==== Exercise data ====

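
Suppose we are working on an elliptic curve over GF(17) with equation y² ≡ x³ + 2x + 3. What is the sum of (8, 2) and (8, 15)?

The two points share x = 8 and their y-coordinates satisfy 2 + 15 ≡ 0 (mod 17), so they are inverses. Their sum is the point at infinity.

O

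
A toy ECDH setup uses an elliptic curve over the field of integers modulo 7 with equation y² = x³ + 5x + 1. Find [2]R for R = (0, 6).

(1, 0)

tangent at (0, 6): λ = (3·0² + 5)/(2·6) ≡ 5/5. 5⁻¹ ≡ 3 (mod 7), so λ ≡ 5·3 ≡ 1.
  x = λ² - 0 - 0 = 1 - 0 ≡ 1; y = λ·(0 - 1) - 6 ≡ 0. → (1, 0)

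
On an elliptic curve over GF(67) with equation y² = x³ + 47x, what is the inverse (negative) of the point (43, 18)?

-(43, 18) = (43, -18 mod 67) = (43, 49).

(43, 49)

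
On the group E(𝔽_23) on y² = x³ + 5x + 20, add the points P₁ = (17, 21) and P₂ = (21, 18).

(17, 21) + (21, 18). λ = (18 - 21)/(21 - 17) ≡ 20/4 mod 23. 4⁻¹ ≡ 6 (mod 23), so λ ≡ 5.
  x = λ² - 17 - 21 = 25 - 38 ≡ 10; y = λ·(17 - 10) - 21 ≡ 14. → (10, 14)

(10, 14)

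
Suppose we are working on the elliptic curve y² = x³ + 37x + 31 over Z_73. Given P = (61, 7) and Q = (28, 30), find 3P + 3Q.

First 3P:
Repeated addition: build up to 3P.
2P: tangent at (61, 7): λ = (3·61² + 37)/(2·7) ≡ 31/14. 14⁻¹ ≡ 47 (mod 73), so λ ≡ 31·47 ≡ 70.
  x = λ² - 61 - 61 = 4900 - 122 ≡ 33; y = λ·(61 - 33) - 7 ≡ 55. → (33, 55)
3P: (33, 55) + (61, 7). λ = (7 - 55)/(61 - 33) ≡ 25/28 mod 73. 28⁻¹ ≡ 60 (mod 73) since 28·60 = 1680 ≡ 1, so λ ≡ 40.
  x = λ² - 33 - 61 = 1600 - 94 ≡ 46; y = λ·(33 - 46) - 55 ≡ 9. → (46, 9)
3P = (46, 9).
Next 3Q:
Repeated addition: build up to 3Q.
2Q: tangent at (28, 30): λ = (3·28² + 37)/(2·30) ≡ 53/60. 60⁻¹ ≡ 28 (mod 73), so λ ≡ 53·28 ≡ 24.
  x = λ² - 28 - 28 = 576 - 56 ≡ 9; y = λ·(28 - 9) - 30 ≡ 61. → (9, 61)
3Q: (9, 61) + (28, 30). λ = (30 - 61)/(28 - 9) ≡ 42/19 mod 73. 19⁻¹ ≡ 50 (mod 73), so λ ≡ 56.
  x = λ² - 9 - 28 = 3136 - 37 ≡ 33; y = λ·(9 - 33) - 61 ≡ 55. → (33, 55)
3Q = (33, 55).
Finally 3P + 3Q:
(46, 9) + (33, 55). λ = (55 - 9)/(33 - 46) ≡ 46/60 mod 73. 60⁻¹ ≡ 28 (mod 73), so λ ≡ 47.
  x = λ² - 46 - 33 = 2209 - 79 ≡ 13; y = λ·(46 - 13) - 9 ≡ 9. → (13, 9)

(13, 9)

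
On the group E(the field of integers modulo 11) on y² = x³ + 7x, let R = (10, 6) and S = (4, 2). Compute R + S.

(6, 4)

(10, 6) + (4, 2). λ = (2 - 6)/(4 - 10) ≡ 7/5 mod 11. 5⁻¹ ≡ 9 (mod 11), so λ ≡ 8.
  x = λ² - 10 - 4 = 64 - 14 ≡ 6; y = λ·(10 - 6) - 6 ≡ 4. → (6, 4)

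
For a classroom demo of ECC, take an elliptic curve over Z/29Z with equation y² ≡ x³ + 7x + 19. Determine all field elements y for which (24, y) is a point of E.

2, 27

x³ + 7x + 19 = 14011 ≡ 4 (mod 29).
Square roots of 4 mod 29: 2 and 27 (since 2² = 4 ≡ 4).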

====

→ **Exercise brief**
Give back every entry, unchanged in any way.

→ **Output of the task**
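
Suppose we are working on an elliptic curve over GF(17) with equation y² ≡ x³ + 2x + 3. What is the sum of (8, 2) and (8, 15)?

The two points share x = 8 and their y-coordinates satisfy 2 + 15 ≡ 0 (mod 17), so they are inverses. Their sum is the point at infinity.

O

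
A toy ECDH setup uses an elliptic curve over the field of integers modulo 7 with equation y² = x³ + 5x + 1. Find [2]R for R = (0, 6).

(1, 0)

tangent at (0, 6): λ = (3·0² + 5)/(2·6) ≡ 5/5. 5⁻¹ ≡ 3 (mod 7), so λ ≡ 5·3 ≡ 1.
  x = λ² - 0 - 0 = 1 - 0 ≡ 1; y = λ·(0 - 1) - 6 ≡ 0. → (1, 0)

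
On an elliptic curve over GF(67) with equation y² = x³ + 47x, what is the inverse (negative) of the point (43, 18)?

-(43, 18) = (43, -18 mod 67) = (43, 49).

(43, 49)

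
On the group E(𝔽_23) on y² = x³ + 5x + 20, add the points P₁ = (17, 21) and P₂ = (21, 18).

(17, 21) + (21, 18). λ = (18 - 21)/(21 - 17) ≡ 20/4 mod 23. 4⁻¹ ≡ 6 (mod 23), so λ ≡ 5.
  x = λ² - 17 - 21 = 25 - 38 ≡ 10; y = λ·(17 - 10) - 21 ≡ 14. → (10, 14)

(10, 14)

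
Suppose we are working on the elliptic curve y² = x³ + 37x + 31 over Z_73. Given P = (61, 7) and Q = (28, 30), find 3P + 3Q.

First 3P:
Repeated addition: build up to 3P.
2P: tangent at (61, 7): λ = (3·61² + 37)/(2·7) ≡ 31/14. 14⁻¹ ≡ 47 (mod 73), so λ ≡ 31·47 ≡ 70.
  x = λ² - 61 - 61 = 4900 - 122 ≡ 33; y = λ·(61 - 33) - 7 ≡ 55. → (33, 55)
3P: (33, 55) + (61, 7). λ = (7 - 55)/(61 - 33) ≡ 25/28 mod 73. 28⁻¹ ≡ 60 (mod 73) since 28·60 = 1680 ≡ 1, so λ ≡ 40.
  x = λ² - 33 - 61 = 1600 - 94 ≡ 46; y = λ·(33 - 46) - 55 ≡ 9. → (46, 9)
3P = (46, 9).
Next 3Q:
Repeated addition: build up to 3Q.
2Q: tangent at (28, 30): λ = (3·28² + 37)/(2·30) ≡ 53/60. 60⁻¹ ≡ 28 (mod 73), so λ ≡ 53·28 ≡ 24.
  x = λ² - 28 - 28 = 576 - 56 ≡ 9; y = λ·(28 - 9) - 30 ≡ 61. → (9, 61)
3Q: (9, 61) + (28, 30). λ = (30 - 61)/(28 - 9) ≡ 42/19 mod 73. 19⁻¹ ≡ 50 (mod 73), so λ ≡ 56.
  x = λ² - 9 - 28 = 3136 - 37 ≡ 33; y = λ·(9 - 33) - 61 ≡ 55. → (33, 55)
3Q = (33, 55).
Finally 3P + 3Q:
(46, 9) + (33, 55). λ = (55 - 9)/(33 - 46) ≡ 46/60 mod 73. 60⁻¹ ≡ 28 (mod 73), so λ ≡ 47.
  x = λ² - 46 - 33 = 2209 - 79 ≡ 13; y = λ·(46 - 13) - 9 ≡ 9. → (13, 9)

(13, 9)

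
On the group E(the field of integers modulo 11) on y² = x³ + 7x, let R = (10, 6) and S = (4, 2). Compute R + S.

(6, 4)

(10, 6) + (4, 2). λ = (2 - 6)/(4 - 10) ≡ 7/5 mod 11. 5⁻¹ ≡ 9 (mod 11), so λ ≡ 8.
  x = λ² - 10 - 4 = 64 - 14 ≡ 6; y = λ·(10 - 6) - 6 ≡ 4. → (6, 4)

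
For a classroom demo of ECC, take an elliptic curve over Z/29Z with equation y² ≡ x³ + 7x + 19. Determine all field elements y for which (24, y) is a point of E.

2, 27

x³ + 7x + 19 = 14011 ≡ 4 (mod 29).
Square roots of 4 mod 29: 2 and 27 (since 2² = 4 ≡ 4).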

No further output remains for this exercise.